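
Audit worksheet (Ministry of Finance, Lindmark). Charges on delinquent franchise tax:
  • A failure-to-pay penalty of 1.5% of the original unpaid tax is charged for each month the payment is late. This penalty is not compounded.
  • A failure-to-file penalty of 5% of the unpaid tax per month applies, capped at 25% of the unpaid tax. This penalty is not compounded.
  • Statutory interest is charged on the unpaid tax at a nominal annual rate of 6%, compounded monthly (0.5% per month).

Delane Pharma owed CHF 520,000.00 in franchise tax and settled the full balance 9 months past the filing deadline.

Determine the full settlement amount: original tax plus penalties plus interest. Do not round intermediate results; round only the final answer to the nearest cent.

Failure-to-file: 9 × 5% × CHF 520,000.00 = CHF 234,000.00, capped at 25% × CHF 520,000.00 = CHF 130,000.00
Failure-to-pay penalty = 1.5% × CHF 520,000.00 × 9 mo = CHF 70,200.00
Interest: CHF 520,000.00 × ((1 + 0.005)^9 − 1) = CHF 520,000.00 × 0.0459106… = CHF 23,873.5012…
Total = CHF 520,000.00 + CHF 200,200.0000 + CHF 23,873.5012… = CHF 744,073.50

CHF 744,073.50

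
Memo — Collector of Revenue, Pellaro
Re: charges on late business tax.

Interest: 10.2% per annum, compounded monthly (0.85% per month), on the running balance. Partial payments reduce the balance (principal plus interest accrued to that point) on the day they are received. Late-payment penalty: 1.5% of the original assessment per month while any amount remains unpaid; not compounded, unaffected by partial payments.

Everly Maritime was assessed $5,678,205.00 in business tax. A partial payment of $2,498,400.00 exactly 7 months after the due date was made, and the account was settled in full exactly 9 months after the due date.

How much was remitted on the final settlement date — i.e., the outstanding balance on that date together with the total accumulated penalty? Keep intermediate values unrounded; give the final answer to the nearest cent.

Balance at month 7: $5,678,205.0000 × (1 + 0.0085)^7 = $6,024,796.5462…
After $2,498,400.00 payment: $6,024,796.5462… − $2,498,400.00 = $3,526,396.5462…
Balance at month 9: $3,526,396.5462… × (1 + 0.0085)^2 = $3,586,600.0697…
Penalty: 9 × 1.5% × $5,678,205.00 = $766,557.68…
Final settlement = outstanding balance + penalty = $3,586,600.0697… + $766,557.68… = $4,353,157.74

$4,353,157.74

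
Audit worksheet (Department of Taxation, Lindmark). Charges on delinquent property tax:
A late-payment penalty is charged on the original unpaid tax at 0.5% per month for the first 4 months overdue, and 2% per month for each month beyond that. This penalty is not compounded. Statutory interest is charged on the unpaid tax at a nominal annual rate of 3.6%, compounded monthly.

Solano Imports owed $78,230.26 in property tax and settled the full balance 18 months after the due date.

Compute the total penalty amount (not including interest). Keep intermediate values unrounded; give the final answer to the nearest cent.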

•••

Output, and output only, the lines from the one containing "Audit worksheet (Department" through the last line of the data above.

■ **Written solution**
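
Audit worksheet (Department of Taxation, Lindmark). Charges on delinquent property tax:
A late-payment penalty is charged on the original unpaid tax at 0.5% per month for the first 4 months overdue, and 2% per month for each month beyond that. This penalty is not compounded. Statutory interest is charged on the unpaid tax at a nominal annual rate of 3.6%, compounded monthly.

Solano Imports owed $78,230.26 in property tax and settled the full balance 18 months after the due date.

Compute the total penalty amount (not including interest). Keep intermediate values unrounded; give the final answer to the nearest cent.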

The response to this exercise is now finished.